===== Provided entries

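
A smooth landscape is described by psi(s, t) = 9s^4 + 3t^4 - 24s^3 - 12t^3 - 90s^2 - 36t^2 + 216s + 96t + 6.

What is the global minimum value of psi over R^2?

-642

psi(s,t) separates as P(s) + Q(t) + 6, so its minimum is min P + min Q + 6.
P'(s) = 36(s - 3)(s - 1)(s + 2) vanishes at s ∈ {-2, 1, 3}; Q'(t) = 12(t - 4)(t - 1)(t + 2) vanishes at t ∈ {-2, 1, 4}.
Local minima of P (where P''>0): P(-2)=-456, P(3)=-81. Local minima of Q: Q(-2)=-192, Q(4)=-192.
So the global minimum of psi is P(-2) + Q(-2) + 6 = -456 − 192 + 6 = -642, attained at (-2, -2).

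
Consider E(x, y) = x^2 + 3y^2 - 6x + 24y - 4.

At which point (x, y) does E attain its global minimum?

(3, -4)

E(x,y) separates as P(x) + Q(y) − 4, so its minimum is min P + min Q − 4.
P'(x) = 2x - 6 vanishes at x ∈ {3}; Q'(y) = 6y + 24 vanishes at y ∈ {-4}.
Local minima of P (where P''>0): P(3)=-9. Local minima of Q: Q(-4)=-48.
So the global minimum of E is P(3) + Q(-4) − 4 = -9 − 48 − 4 = -61, attained at (3, -4).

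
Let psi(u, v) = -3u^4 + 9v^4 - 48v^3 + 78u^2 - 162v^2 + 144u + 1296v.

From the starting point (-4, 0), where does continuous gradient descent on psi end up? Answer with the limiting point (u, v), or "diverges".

diverges

psi is separable, so gradient descent decouples: u follows -∂psi/∂u, v follows -∂psi/∂v.
∂psi/∂u = -12(u - 4)(u + 1)(u + 3); at u=-4 this is 288, so u decreases.
∂psi/∂v = 36(v - 4)(v - 3)(v + 3); at v=0 this is 1296, so v decreases.
The u-coordinate has no critical point in that direction and runs off to infinity.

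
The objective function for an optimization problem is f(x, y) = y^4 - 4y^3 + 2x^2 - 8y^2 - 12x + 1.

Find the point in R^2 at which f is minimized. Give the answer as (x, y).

f(x,y) separates as P(x) + Q(y) + 1, so its minimum is min P + min Q + 1.
P'(x) = 4x - 12 vanishes at x ∈ {3}; Q'(y) = 4y(y - 4)(y + 1) vanishes at y ∈ {-1, 0, 4}.
Local minima of P (where P''>0): P(3)=-18. Local minima of Q: Q(-1)=-3, Q(4)=-128.
So the global minimum of f is P(3) + Q(4) + 1 = -18 − 128 + 1 = -145, attained at (3, 4).

(3, 4)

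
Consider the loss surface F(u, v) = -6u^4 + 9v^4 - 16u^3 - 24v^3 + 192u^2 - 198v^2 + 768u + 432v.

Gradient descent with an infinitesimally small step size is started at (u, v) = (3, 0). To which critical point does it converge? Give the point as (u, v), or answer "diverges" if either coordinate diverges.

(-2, -3)

F is separable, so gradient descent decouples: u follows -∂F/∂u, v follows -∂F/∂v.
∂F/∂u = -24(u - 4)(u + 2)(u + 4); at u=3 this is 840, so u decreases.
∂F/∂v = 36(v - 4)(v - 1)(v + 3); at v=0 this is 432, so v decreases.
u converges to its nearest critical value -2 (a local min of the u-part); v converges to -3. The iterate converges to (-2, -3).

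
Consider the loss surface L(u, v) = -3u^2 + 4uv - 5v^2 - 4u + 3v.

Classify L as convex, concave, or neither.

concave

L is quadratic, so its Hessian is the constant matrix H = [[-6, 4], [4, -10]].
det(H) = 44, tr(H) = -16.
det(H) > 0 and tr(H) < 0, so H is negative definite everywhere: concave.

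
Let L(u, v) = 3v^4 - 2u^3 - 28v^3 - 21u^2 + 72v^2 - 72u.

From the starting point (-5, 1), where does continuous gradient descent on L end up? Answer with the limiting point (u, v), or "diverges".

(-4, 0)

L is separable, so gradient descent decouples: u follows -∂L/∂u, v follows -∂L/∂v.
∂L/∂u = -6(u + 3)(u + 4); at u=-5 this is -12, so u increases.
∂L/∂v = 12v(v - 4)(v - 3); at v=1 this is 72, so v decreases.
u converges to its nearest critical value -4 (a local min of the u-part); v converges to 0. The iterate converges to (-4, 0).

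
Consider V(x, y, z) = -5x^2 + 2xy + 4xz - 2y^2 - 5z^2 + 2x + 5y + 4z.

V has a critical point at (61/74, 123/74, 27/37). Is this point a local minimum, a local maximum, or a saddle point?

The Hessian is constant: H = [[-10, 2, 4], [2, -4, 0], [4, 0, -10]].
Leading principal minors: Δ₁ = -10, Δ₂ = 36, Δ₃ = -296.
The minors alternate sign starting negative (−, +, −), so H is negative definite: a local maximum.

local maximum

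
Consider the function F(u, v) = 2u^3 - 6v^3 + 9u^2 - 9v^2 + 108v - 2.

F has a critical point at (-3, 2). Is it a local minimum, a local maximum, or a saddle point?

local maximum

The mixed partial ∂²F/∂u∂v is 0, so the Hessian at any point is diag(F_uu, F_vv) = diag(6(2u + 3), -18(2v + 1)).
At (-3, 2): H = diag(-18, -90).
Both eigenvalues are negative, so H is negative definite: a local maximum.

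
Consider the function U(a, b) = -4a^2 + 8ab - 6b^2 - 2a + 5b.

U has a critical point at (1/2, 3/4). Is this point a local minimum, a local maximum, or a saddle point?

The Hessian of U is constant: H = [[-8, 8], [8, -12]].
det(H) = (-8)·(-12) − 8² = 32.
det(H) > 0 and tr(H) = -20 < 0, so H is negative definite and the point is a local maximum.

local maximum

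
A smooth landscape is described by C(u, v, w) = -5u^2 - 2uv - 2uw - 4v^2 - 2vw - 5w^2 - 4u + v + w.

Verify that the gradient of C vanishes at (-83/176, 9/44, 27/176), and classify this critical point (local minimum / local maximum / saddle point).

local maximum

∇C = (-10u - 2v - 2w - 4, -2u - 8v - 2w + 1, -2u - 2v - 10w + 1); substituting (-83/176, 9/44, 27/176) gives ∇C = (0, 0, 0), so (-83/176, 9/44, 27/176) is indeed a critical point.
The Hessian is constant: H = [[-10, -2, -2], [-2, -8, -2], [-2, -2, -10]].
Leading principal minors: Δ₁ = -10, Δ₂ = 76, Δ₃ = -704.
The minors alternate sign starting negative (−, +, −), so H is negative definite: a local maximum.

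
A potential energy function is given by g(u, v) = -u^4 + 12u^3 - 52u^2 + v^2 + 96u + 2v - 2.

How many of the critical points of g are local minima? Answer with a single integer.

1

g separates as a function of u plus a function of v, so ∇g=0 decouples.
∂g/∂u = -4(u - 4)(u - 3)(u - 2) = 0 at u ∈ {2, 3, 4}; ∂g/∂v = 2(v + 1) = 0 at v ∈ {-1}.
The Hessian is diagonal: diag(g_uu, g_vv). Second derivatives: g_uu(2)=-8, g_uu(3)=4, g_uu(4)=-8; g_vv(-1)=2.
Local minima occur where both diagonal entries positive: (3, -1). Count: 1.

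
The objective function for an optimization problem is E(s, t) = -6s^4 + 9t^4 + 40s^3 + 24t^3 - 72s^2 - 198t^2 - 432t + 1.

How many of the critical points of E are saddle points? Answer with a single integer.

5

E separates as a function of s plus a function of t, so ∇E=0 decouples.
∂E/∂s = -24s(s - 3)(s - 2) = 0 at s ∈ {0, 2, 3}; ∂E/∂t = 36(t - 3)(t + 1)(t + 4) = 0 at t ∈ {-4, -1, 3}.
The Hessian is diagonal: diag(E_ss, E_tt). Second derivatives: E_ss(0)=-144, E_ss(2)=48, E_ss(3)=-72; E_tt(-4)=756, E_tt(-1)=-432, E_tt(3)=1008.
Saddle points occur where the two diagonal entries have opposite signs: (0, -4), (0, 3), (2, -1), (3, -4), (3, 3). Count: 5.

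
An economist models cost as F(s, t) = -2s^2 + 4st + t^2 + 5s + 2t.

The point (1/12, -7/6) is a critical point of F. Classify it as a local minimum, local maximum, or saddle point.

The Hessian of F is constant: H = [[-4, 4], [4, 2]].
det(H) = (-4)·2 − 4² = -24.
Since det(H) < 0, H is indefinite and the critical point is a saddle point.

saddle point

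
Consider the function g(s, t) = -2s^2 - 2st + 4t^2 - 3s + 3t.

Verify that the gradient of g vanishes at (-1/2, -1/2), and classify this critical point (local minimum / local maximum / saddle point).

∇g = (-4s - 2t - 3, -2s + 8t + 3); substituting (-1/2, -1/2) gives ∇g = (0, 0), so (-1/2, -1/2) is indeed a critical point.
The Hessian of g is constant: H = [[-4, -2], [-2, 8]].
det(H) = (-4)·8 − (-2)² = -36.
Since det(H) < 0, H is indefinite and the critical point is a saddle point.

saddle point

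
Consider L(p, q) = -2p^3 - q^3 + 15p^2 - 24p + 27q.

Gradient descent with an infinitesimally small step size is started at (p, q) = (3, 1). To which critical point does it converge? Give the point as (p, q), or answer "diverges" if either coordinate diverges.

(1, -3)

L is separable, so gradient descent decouples: p follows -∂L/∂p, q follows -∂L/∂q.
∂L/∂p = -6(p - 4)(p - 1); at p=3 this is 12, so p decreases.
∂L/∂q = -3(q - 3)(q + 3); at q=1 this is 24, so q decreases.
p converges to its nearest critical value 1 (a local min of the p-part); q converges to -3. The iterate converges to (1, -3).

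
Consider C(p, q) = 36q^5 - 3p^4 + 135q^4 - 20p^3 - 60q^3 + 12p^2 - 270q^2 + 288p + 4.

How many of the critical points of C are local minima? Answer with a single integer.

2

C separates as a function of p plus a function of q, so ∇C=0 decouples.
∂C/∂p = -12(p - 2)(p + 3)(p + 4) = 0 at p ∈ {-4, -3, 2}; ∂C/∂q = 180q(q - 1)(q + 1)(q + 3) = 0 at q ∈ {-3, -1, 0, 1}.
The Hessian is diagonal: diag(C_pp, C_qq). Second derivatives: C_pp(-4)=-72, C_pp(-3)=60, C_pp(2)=-360; C_qq(-3)=-4320, C_qq(-1)=720, C_qq(0)=-540, C_qq(1)=1440.
Local minima occur where both diagonal entries positive: (-3, -1), (-3, 1). Count: 2.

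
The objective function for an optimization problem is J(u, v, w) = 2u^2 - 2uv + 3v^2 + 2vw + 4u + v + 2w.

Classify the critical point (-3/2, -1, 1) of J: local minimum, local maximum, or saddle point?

saddle point

The Hessian is constant: H = [[4, -2, 0], [-2, 6, 2], [0, 2, 0]].
Leading principal minors: Δ₁ = 4, Δ₂ = 20, Δ₃ = -16.
The minors fit neither the all-positive nor the alternating-sign pattern, so H is indefinite: a saddle point.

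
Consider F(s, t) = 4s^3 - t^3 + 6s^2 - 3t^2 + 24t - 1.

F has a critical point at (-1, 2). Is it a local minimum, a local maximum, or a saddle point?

The mixed partial ∂²F/∂s∂t is 0, so the Hessian at any point is diag(F_ss, F_tt) = diag(12(2s + 1), -6(t + 1)).
At (-1, 2): H = diag(-12, -18).
Both eigenvalues are negative, so H is negative definite: a local maximum.

local maximum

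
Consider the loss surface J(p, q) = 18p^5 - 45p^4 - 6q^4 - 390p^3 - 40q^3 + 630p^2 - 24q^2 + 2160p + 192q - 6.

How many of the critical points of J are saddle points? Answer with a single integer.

6

J separates as a function of p plus a function of q, so ∇J=0 decouples.
∂J/∂p = 90(p - 4)(p - 2)(p + 1)(p + 3) = 0 at p ∈ {-3, -1, 2, 4}; ∂J/∂q = -24(q - 1)(q + 2)(q + 4) = 0 at q ∈ {-4, -2, 1}.
The Hessian is diagonal: diag(J_pp, J_qq). Second derivatives: J_pp(-3)=-6300, J_pp(-1)=2700, J_pp(2)=-2700, J_pp(4)=6300; J_qq(-4)=-240, J_qq(-2)=144, J_qq(1)=-360.
Saddle points occur where the two diagonal entries have opposite signs: (-3, -2), (-1, -4), (-1, 1), (2, -2), (4, -4), (4, 1). Count: 6.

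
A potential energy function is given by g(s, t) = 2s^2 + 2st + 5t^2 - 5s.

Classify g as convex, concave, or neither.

g is quadratic, so its Hessian is the constant matrix H = [[4, 2], [2, 10]].
det(H) = 36, tr(H) = 14.
det(H) > 0 and tr(H) > 0, so H is positive definite everywhere: convex.

convex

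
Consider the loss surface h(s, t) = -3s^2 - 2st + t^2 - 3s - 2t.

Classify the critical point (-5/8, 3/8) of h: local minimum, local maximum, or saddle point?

saddle point

The Hessian of h is constant: H = [[-6, -2], [-2, 2]].
det(H) = (-6)·2 − (-2)² = -16.
Since det(H) < 0, H is indefinite and the critical point is a saddle point.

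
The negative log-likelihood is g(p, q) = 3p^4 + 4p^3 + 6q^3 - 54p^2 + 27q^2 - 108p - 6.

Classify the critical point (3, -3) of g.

The mixed partial ∂²g/∂p∂q is 0, so the Hessian at any point is diag(g_pp, g_qq) = diag(12(3p^2 + 2p - 9), 18(2q + 3)).
At (3, -3): H = diag(288, -54).
The eigenvalues have opposite signs, so H is indefinite: a saddle point.

saddle point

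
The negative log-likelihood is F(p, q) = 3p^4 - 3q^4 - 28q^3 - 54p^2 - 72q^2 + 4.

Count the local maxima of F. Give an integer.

F separates as a function of p plus a function of q, so ∇F=0 decouples.
∂F/∂p = 12p(p - 3)(p + 3) = 0 at p ∈ {-3, 0, 3}; ∂F/∂q = -12q(q + 3)(q + 4) = 0 at q ∈ {-4, -3, 0}.
The Hessian is diagonal: diag(F_pp, F_qq). Second derivatives: F_pp(-3)=216, F_pp(0)=-108, F_pp(3)=216; F_qq(-4)=-48, F_qq(-3)=36, F_qq(0)=-144.
Local maxima occur where both diagonal entries negative: (0, -4), (0, 0). Count: 2.

2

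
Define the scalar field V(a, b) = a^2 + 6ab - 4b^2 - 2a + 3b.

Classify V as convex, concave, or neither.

neither

V is quadratic, so its Hessian is the constant matrix H = [[2, 6], [6, -8]].
det(H) = -52, tr(H) = -6.
det(H) < 0, so H is indefinite: neither convex nor concave.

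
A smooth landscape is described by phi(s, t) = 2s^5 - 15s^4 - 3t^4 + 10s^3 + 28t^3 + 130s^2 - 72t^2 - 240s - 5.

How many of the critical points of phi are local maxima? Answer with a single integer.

phi separates as a function of s plus a function of t, so ∇phi=0 decouples.
∂phi/∂s = 10(s - 4)(s - 3)(s - 1)(s + 2) = 0 at s ∈ {-2, 1, 3, 4}; ∂phi/∂t = -12t(t - 4)(t - 3) = 0 at t ∈ {0, 3, 4}.
The Hessian is diagonal: diag(phi_ss, phi_tt). Second derivatives: phi_ss(-2)=-900, phi_ss(1)=180, phi_ss(3)=-100, phi_ss(4)=180; phi_tt(0)=-144, phi_tt(3)=36, phi_tt(4)=-48.
Local maxima occur where both diagonal entries negative: (-2, 0), (-2, 4), (3, 0), (3, 4). Count: 4.

4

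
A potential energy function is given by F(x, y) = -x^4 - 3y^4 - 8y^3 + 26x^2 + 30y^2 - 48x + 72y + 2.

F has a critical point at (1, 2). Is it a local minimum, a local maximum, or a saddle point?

The mixed partial ∂²F/∂x∂y is 0, so the Hessian at any point is diag(F_xx, F_yy) = diag(4(-3x^2 + 13), 12(-3y^2 - 4y + 5)).
At (1, 2): H = diag(40, -180).
The eigenvalues have opposite signs, so H is indefinite: a saddle point.

saddle point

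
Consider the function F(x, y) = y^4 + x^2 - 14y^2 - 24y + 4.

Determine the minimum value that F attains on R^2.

-113

F(x,y) separates as P(x) + Q(y) + 4, so its minimum is min P + min Q + 4.
P'(x) = 2x vanishes at x ∈ {0}; Q'(y) = 4(y - 3)(y + 1)(y + 2) vanishes at y ∈ {-2, -1, 3}.
Local minima of P (where P''>0): P(0)=0. Local minima of Q: Q(-2)=8, Q(3)=-117.
So the global minimum of F is P(0) + Q(3) + 4 = 0 − 117 + 4 = -113, attained at (0, 3).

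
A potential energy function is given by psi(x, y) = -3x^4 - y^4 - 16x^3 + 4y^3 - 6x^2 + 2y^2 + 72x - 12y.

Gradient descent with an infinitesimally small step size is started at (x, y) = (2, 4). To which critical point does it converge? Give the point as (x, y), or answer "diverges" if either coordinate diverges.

diverges

psi is separable, so gradient descent decouples: x follows -∂psi/∂x, y follows -∂psi/∂y.
∂psi/∂x = -12(x - 1)(x + 2)(x + 3); at x=2 this is -240, so x increases.
∂psi/∂y = -4(y - 3)(y - 1)(y + 1); at y=4 this is -60, so y increases.
The x-coordinate has no critical point in that direction and runs off to infinity.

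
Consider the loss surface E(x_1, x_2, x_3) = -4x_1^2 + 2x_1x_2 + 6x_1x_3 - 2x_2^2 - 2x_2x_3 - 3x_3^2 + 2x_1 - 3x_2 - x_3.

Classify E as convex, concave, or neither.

concave

E is quadratic, so its Hessian is the constant matrix H = [[-8, 2, 6], [2, -4, -2], [6, -2, -6]].
Leading principal minors: -8, 28, -40.
Signs alternate −, +, − ⇒ H ≺ 0 ⇒ concave.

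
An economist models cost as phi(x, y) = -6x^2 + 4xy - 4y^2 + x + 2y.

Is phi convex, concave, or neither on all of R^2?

phi is quadratic, so its Hessian is the constant matrix H = [[-12, 4], [4, -8]].
det(H) = 80, tr(H) = -20.
det(H) > 0 and tr(H) < 0, so H is negative definite everywhere: concave.

concave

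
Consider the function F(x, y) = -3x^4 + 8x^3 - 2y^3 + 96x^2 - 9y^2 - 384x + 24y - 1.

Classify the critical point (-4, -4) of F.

saddle point

The mixed partial ∂²F/∂x∂y is 0, so the Hessian at any point is diag(F_xx, F_yy) = diag(12(-3x^2 + 4x + 16), -6(2y + 3)).
At (-4, -4): H = diag(-576, 30).
The eigenvalues have opposite signs, so H is indefinite: a saddle point.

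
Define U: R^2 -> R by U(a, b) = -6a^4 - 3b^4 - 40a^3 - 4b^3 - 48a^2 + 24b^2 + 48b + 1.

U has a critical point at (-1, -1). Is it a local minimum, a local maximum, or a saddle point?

local minimum

The mixed partial ∂²U/∂a∂b is 0, so the Hessian at any point is diag(U_aa, U_bb) = diag(-24(3a^2 + 10a + 4), 12(-3b^2 - 2b + 4)).
At (-1, -1): H = diag(72, 36).
Both eigenvalues are positive, so H is positive definite: a local minimum.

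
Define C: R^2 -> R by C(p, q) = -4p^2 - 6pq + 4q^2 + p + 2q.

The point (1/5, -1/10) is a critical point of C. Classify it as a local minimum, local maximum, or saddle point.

The Hessian of C is constant: H = [[-8, -6], [-6, 8]].
det(H) = (-8)·8 − (-6)² = -100.
Since det(H) < 0, H is indefinite and the critical point is a saddle point.

saddle point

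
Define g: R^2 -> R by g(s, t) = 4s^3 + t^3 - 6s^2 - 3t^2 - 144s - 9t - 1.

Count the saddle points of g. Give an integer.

g separates as a function of s plus a function of t, so ∇g=0 decouples.
∂g/∂s = 12(s - 4)(s + 3) = 0 at s ∈ {-3, 4}; ∂g/∂t = 3(t - 3)(t + 1) = 0 at t ∈ {-1, 3}.
The Hessian is diagonal: diag(g_ss, g_tt). Second derivatives: g_ss(-3)=-84, g_ss(4)=84; g_tt(-1)=-12, g_tt(3)=12.
Saddle points occur where the two diagonal entries have opposite signs: (-3, 3), (4, -1). Count: 2.

2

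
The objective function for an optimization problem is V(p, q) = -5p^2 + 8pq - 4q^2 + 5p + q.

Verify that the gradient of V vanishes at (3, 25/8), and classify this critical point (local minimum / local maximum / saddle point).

local maximum

∇V = (-10p + 8q + 5, 8p - 8q + 1); substituting (3, 25/8) gives ∇V = (0, 0), so (3, 25/8) is indeed a critical point.
The Hessian of V is constant: H = [[-10, 8], [8, -8]].
det(H) = (-10)·(-8) − 8² = 16.
det(H) > 0 and tr(H) = -18 < 0, so H is negative definite and the point is a local maximum.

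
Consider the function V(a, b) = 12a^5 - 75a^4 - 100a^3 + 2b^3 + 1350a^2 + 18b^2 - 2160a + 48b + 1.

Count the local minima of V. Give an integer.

V separates as a function of a plus a function of b, so ∇V=0 decouples.
∂V/∂a = 60(a - 4)(a - 3)(a - 1)(a + 3) = 0 at a ∈ {-3, 1, 3, 4}; ∂V/∂b = 6(b + 2)(b + 4) = 0 at b ∈ {-4, -2}.
The Hessian is diagonal: diag(V_aa, V_bb). Second derivatives: V_aa(-3)=-10080, V_aa(1)=1440, V_aa(3)=-720, V_aa(4)=1260; V_bb(-4)=-12, V_bb(-2)=12.
Local minima occur where both diagonal entries positive: (1, -2), (4, -2). Count: 2.

2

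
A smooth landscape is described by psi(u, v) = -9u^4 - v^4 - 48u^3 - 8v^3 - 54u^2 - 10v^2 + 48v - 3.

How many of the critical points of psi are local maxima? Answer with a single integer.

4

psi separates as a function of u plus a function of v, so ∇psi=0 decouples.
∂psi/∂u = -36u(u + 1)(u + 3) = 0 at u ∈ {-3, -1, 0}; ∂psi/∂v = -4(v - 1)(v + 3)(v + 4) = 0 at v ∈ {-4, -3, 1}.
The Hessian is diagonal: diag(psi_uu, psi_vv). Second derivatives: psi_uu(-3)=-216, psi_uu(-1)=72, psi_uu(0)=-108; psi_vv(-4)=-20, psi_vv(-3)=16, psi_vv(1)=-80.
Local maxima occur where both diagonal entries negative: (-3, -4), (-3, 1), (0, -4), (0, 1). Count: 4.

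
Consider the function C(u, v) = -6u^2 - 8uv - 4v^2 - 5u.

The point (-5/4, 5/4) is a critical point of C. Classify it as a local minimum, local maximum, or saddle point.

local maximum

The Hessian of C is constant: H = [[-12, -8], [-8, -8]].
det(H) = (-12)·(-8) − (-8)² = 32.
det(H) > 0 and tr(H) = -20 < 0, so H is negative definite and the point is a local maximum.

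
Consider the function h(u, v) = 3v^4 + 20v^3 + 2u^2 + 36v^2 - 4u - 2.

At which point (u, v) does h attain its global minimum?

(1, 0)

h(u,v) separates as P(u) + Q(v) − 2, so its minimum is min P + min Q − 2.
P'(u) = 4u - 4 vanishes at u ∈ {1}; Q'(v) = 12v(v + 2)(v + 3) vanishes at v ∈ {-3, -2, 0}.
Local minima of P (where P''>0): P(1)=-2. Local minima of Q: Q(-3)=27, Q(0)=0.
So the global minimum of h is P(1) + Q(0) − 2 = -2 + 0 − 2 = -4, attained at (1, 0).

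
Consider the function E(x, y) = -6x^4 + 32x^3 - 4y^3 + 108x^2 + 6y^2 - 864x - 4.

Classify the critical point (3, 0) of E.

local minimum

The mixed partial ∂²E/∂x∂y is 0, so the Hessian at any point is diag(E_xx, E_yy) = diag(24(-3x^2 + 8x + 9), 12(-2y + 1)).
At (3, 0): H = diag(144, 12).
Both eigenvalues are positive, so H is positive definite: a local minimum.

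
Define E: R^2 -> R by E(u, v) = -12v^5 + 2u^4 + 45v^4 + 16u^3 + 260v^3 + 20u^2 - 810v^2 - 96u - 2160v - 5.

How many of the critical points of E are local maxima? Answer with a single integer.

E separates as a function of u plus a function of v, so ∇E=0 decouples.
∂E/∂u = 8(u - 1)(u + 3)(u + 4) = 0 at u ∈ {-4, -3, 1}; ∂E/∂v = -60(v - 4)(v - 3)(v + 1)(v + 3) = 0 at v ∈ {-3, -1, 3, 4}.
The Hessian is diagonal: diag(E_uu, E_vv). Second derivatives: E_uu(-4)=40, E_uu(-3)=-32, E_uu(1)=160; E_vv(-3)=5040, E_vv(-1)=-2400, E_vv(3)=1440, E_vv(4)=-2100.
Local maxima occur where both diagonal entries negative: (-3, -1), (-3, 4). Count: 2.

2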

==========

Task statement:
Look above for the line with "A smooth landscape is described by psi(u, v)" and the line with "Consider the function C(u, v)". Write out those two lines and all the lines between them, exactly, and no others.

Task answer:
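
A smooth landscape is described by psi(u, v) = -9u^4 - v^4 - 48u^3 - 8v^3 - 54u^2 - 10v^2 + 48v - 3.

How many of the critical points of psi are local maxima? Answer with a single integer.

4

psi separates as a function of u plus a function of v, so ∇psi=0 decouples.
∂psi/∂u = -36u(u + 1)(u + 3) = 0 at u ∈ {-3, -1, 0}; ∂psi/∂v = -4(v - 1)(v + 3)(v + 4) = 0 at v ∈ {-4, -3, 1}.
The Hessian is diagonal: diag(psi_uu, psi_vv). Second derivatives: psi_uu(-3)=-216, psi_uu(-1)=72, psi_uu(0)=-108; psi_vv(-4)=-20, psi_vv(-3)=16, psi_vv(1)=-80.
Local maxima occur where both diagonal entries negative: (-3, -4), (-3, 1), (0, -4), (0, 1). Count: 4.

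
Consider the function C(u, v) = -6u^2 - 8uv - 4v^2 - 5u.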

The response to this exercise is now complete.